[Collected data]
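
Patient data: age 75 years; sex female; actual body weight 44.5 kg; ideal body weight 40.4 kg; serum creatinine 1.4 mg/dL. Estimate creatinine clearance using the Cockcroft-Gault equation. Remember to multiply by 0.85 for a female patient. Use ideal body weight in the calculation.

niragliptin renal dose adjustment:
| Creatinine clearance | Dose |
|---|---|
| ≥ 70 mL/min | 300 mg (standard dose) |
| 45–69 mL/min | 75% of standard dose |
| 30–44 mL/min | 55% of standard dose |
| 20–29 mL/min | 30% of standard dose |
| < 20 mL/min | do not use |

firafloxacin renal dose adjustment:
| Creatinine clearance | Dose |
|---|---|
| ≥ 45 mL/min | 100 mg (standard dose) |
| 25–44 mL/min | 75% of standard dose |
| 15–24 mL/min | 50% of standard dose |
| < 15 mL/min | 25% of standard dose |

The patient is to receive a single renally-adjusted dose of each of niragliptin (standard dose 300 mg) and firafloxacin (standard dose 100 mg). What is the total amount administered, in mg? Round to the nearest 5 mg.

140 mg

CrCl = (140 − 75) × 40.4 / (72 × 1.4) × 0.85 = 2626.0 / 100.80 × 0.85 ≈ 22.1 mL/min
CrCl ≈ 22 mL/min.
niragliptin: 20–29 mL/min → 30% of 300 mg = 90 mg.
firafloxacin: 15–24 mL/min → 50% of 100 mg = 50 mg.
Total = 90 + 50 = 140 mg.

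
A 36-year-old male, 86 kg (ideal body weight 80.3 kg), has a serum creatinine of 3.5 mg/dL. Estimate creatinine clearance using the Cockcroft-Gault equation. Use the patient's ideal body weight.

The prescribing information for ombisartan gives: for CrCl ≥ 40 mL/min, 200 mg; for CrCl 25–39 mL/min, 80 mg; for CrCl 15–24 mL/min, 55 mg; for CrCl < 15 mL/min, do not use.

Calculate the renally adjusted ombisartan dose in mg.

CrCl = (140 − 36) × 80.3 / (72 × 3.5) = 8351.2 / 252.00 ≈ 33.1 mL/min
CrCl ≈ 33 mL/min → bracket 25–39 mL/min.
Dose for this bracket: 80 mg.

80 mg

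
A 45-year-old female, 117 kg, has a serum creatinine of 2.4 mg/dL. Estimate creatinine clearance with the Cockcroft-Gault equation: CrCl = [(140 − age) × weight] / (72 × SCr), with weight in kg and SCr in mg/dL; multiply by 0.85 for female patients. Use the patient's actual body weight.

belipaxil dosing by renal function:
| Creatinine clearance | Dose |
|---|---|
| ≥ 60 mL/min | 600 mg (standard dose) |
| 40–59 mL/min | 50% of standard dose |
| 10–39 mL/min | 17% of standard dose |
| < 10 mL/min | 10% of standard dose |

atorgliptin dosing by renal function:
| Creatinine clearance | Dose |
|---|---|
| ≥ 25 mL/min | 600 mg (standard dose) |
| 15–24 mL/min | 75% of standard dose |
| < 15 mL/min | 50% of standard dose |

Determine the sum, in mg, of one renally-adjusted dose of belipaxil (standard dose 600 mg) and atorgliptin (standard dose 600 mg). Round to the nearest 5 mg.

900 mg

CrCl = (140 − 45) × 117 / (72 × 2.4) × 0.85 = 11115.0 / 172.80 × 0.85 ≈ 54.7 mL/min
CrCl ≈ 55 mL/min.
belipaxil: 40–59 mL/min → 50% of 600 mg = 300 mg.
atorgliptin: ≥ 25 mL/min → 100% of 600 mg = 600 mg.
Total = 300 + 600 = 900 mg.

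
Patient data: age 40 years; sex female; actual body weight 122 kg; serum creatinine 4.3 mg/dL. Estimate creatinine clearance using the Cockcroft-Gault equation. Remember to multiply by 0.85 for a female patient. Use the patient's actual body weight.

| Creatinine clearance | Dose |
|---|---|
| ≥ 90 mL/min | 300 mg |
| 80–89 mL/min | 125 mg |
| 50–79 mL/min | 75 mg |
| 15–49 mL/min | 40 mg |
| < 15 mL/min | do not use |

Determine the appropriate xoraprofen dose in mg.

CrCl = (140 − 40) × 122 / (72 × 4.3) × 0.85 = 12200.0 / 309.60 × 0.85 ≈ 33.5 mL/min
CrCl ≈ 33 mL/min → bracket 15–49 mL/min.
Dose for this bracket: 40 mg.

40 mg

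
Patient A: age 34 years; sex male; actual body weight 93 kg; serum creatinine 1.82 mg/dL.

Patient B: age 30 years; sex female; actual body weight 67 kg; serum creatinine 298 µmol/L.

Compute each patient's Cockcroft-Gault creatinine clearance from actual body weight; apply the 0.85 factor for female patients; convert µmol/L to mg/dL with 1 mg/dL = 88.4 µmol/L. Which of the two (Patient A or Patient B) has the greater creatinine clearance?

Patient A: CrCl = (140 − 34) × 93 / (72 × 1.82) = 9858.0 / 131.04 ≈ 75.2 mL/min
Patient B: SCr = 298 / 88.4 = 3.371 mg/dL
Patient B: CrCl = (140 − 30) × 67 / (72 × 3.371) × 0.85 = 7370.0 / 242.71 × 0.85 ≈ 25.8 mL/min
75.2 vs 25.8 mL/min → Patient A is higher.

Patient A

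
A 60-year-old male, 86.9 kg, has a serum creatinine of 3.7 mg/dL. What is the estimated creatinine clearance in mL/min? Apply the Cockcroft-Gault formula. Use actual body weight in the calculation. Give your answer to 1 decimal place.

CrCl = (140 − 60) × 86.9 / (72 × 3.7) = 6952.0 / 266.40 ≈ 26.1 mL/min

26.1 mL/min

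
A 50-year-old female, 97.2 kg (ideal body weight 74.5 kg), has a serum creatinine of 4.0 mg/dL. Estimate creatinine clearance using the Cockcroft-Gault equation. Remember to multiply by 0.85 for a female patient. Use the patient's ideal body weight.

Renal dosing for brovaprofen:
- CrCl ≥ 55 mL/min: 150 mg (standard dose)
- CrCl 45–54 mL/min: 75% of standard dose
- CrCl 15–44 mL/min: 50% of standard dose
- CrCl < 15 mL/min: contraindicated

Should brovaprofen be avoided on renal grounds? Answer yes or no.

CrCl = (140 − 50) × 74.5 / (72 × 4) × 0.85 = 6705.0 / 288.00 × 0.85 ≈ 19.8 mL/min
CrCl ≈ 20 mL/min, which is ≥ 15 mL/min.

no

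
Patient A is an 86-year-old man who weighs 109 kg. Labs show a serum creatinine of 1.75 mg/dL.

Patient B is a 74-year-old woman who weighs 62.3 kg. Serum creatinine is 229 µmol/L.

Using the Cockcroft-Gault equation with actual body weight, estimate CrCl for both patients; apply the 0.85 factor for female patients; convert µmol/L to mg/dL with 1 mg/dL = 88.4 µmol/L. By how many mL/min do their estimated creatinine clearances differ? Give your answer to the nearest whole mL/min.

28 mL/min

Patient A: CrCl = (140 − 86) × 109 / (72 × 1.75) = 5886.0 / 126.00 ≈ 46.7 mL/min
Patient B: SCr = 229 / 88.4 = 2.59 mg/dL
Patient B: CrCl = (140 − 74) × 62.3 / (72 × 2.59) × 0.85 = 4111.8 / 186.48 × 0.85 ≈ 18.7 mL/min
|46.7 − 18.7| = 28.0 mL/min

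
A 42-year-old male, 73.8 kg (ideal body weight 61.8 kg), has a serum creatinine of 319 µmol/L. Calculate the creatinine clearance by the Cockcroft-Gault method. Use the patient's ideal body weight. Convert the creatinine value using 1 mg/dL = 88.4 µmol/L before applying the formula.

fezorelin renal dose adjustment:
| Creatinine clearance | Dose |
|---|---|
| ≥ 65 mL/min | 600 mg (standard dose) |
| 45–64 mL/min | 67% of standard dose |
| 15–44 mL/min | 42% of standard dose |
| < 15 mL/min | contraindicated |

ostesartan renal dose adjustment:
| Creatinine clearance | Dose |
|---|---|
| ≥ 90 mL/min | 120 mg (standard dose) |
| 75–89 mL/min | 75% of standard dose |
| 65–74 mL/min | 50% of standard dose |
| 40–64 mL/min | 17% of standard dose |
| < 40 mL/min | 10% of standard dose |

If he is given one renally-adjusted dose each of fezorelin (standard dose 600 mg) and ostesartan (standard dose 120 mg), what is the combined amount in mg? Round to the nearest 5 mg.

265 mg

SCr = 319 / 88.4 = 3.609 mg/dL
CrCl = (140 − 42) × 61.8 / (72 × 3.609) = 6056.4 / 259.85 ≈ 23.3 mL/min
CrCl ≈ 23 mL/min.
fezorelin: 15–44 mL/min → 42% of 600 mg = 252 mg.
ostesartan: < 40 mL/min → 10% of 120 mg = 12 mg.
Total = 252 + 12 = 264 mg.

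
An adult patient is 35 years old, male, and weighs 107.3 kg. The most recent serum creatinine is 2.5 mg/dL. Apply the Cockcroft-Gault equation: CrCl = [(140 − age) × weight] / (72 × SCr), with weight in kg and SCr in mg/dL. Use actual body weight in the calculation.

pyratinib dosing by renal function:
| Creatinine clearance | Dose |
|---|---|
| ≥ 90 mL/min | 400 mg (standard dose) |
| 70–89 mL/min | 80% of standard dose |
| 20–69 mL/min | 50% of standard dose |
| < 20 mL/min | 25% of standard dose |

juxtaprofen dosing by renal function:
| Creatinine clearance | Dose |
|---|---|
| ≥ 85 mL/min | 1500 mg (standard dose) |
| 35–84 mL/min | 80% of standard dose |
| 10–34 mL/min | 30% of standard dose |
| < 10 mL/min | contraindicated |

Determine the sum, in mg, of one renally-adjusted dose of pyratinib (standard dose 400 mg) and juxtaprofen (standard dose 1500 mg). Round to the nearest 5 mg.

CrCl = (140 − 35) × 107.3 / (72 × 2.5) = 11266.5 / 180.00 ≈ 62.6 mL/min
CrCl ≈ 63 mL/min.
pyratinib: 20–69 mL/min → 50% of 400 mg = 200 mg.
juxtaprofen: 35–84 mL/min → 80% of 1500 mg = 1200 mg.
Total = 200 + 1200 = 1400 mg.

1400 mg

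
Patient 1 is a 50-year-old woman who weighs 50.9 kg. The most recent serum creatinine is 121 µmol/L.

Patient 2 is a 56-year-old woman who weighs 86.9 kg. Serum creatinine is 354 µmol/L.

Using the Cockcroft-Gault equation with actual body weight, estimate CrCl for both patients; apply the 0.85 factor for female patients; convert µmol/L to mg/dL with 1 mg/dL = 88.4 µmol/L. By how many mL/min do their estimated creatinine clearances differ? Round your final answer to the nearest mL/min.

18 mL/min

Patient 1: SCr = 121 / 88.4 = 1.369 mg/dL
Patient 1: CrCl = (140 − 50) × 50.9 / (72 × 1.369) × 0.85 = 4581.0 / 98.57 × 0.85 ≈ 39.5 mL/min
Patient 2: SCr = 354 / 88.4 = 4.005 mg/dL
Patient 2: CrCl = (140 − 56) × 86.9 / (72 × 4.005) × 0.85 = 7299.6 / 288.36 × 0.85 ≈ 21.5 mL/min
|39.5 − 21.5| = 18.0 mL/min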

> _Exercise brief_
Return, word for word, the lines of the data above from the line with "15 mL/min | do not use |" through the line with "Patient A is an", inclusive.

> _Exercise output_
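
| < 15 mL/min | do not use |

Determine the appropriate xoraprofen dose in mg.

CrCl = (140 − 40) × 122 / (72 × 4.3) × 0.85 = 12200.0 / 309.60 × 0.85 ≈ 33.5 mL/min
CrCl ≈ 33 mL/min → bracket 15–49 mL/min.
Dose for this bracket: 40 mg.

40 mg

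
Patient A: age 34 years; sex male; actual body weight 93 kg; serum creatinine 1.82 mg/dL.

Patient B: age 30 years; sex female; actual body weight 67 kg; serum creatinine 298 µmol/L.

Compute each patient's Cockcroft-Gault creatinine clearance from actual body weight; apply the 0.85 factor for female patients; convert µmol/L to mg/dL with 1 mg/dL = 88.4 µmol/L. Which of the two (Patient A or Patient B) has the greater creatinine clearance?

Patient A: CrCl = (140 − 34) × 93 / (72 × 1.82) = 9858.0 / 131.04 ≈ 75.2 mL/min
Patient B: SCr = 298 / 88.4 = 3.371 mg/dL
Patient B: CrCl = (140 − 30) × 67 / (72 × 3.371) × 0.85 = 7370.0 / 242.71 × 0.85 ≈ 25.8 mL/min
75.2 vs 25.8 mL/min → Patient A is higher.

Patient A

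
A 60-year-old male, 86.9 kg, has a serum creatinine of 3.7 mg/dL. What is the estimated creatinine clearance in mL/min? Apply the Cockcroft-Gault formula. Use actual body weight in the calculation. Give your answer to 1 decimal place.

CrCl = (140 − 60) × 86.9 / (72 × 3.7) = 6952.0 / 266.40 ≈ 26.1 mL/min

26.1 mL/min

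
A 50-year-old female, 97.2 kg (ideal body weight 74.5 kg), has a serum creatinine of 4.0 mg/dL. Estimate creatinine clearance using the Cockcroft-Gault equation. Remember to multiply by 0.85 for a female patient. Use the patient's ideal body weight.

Renal dosing for brovaprofen:
- CrCl ≥ 55 mL/min: 150 mg (standard dose)
- CrCl 45–54 mL/min: 75% of standard dose
- CrCl 15–44 mL/min: 50% of standard dose
- CrCl < 15 mL/min: contraindicated

Should brovaprofen be avoided on renal grounds? Answer yes or no.

CrCl = (140 − 50) × 74.5 / (72 × 4) × 0.85 = 6705.0 / 288.00 × 0.85 ≈ 19.8 mL/min
CrCl ≈ 20 mL/min, which is ≥ 15 mL/min.

no

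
Patient A is an 86-year-old man who weighs 109 kg. Labs show a serum creatinine of 1.75 mg/dL.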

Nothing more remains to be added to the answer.